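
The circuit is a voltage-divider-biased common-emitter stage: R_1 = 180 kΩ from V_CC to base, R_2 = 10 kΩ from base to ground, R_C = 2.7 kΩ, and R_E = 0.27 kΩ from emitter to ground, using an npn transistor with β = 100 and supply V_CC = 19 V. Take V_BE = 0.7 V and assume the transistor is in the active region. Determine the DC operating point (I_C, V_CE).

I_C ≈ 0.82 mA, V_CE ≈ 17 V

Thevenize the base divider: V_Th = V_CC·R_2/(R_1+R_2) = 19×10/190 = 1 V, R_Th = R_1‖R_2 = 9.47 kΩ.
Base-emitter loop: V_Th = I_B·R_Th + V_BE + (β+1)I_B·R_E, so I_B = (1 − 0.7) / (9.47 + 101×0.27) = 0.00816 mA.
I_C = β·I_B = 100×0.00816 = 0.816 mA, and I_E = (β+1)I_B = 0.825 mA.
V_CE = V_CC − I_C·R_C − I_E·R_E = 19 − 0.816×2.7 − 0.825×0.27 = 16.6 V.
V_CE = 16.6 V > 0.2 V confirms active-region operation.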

◇ ◇ ◇ ◇

◆ GOAL OF THE EXERCISE ◆
Repeat the whole listing exactly.

◆ TASK SOLUTION ◆
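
The circuit is a voltage-divider-biased common-emitter stage: R_1 = 180 kΩ from V_CC to base, R_2 = 10 kΩ from base to ground, R_C = 2.7 kΩ, and R_E = 0.27 kΩ from emitter to ground, using an npn transistor with β = 100 and supply V_CC = 19 V. Take V_BE = 0.7 V and assume the transistor is in the active region. Determine the DC operating point (I_C, V_CE).

I_C ≈ 0.82 mA, V_CE ≈ 17 V

Thevenize the base divider: V_Th = V_CC·R_2/(R_1+R_2) = 19×10/190 = 1 V, R_Th = R_1‖R_2 = 9.47 kΩ.
Base-emitter loop: V_Th = I_B·R_Th + V_BE + (β+1)I_B·R_E, so I_B = (1 − 0.7) / (9.47 + 101×0.27) = 0.00816 mA.
I_C = β·I_B = 100×0.00816 = 0.816 mA, and I_E = (β+1)I_B = 0.825 mA.
V_CE = V_CC − I_C·R_C − I_E·R_E = 19 − 0.816×2.7 − 0.825×0.27 = 16.6 V.
V_CE = 16.6 V > 0.2 V confirms active-region operation.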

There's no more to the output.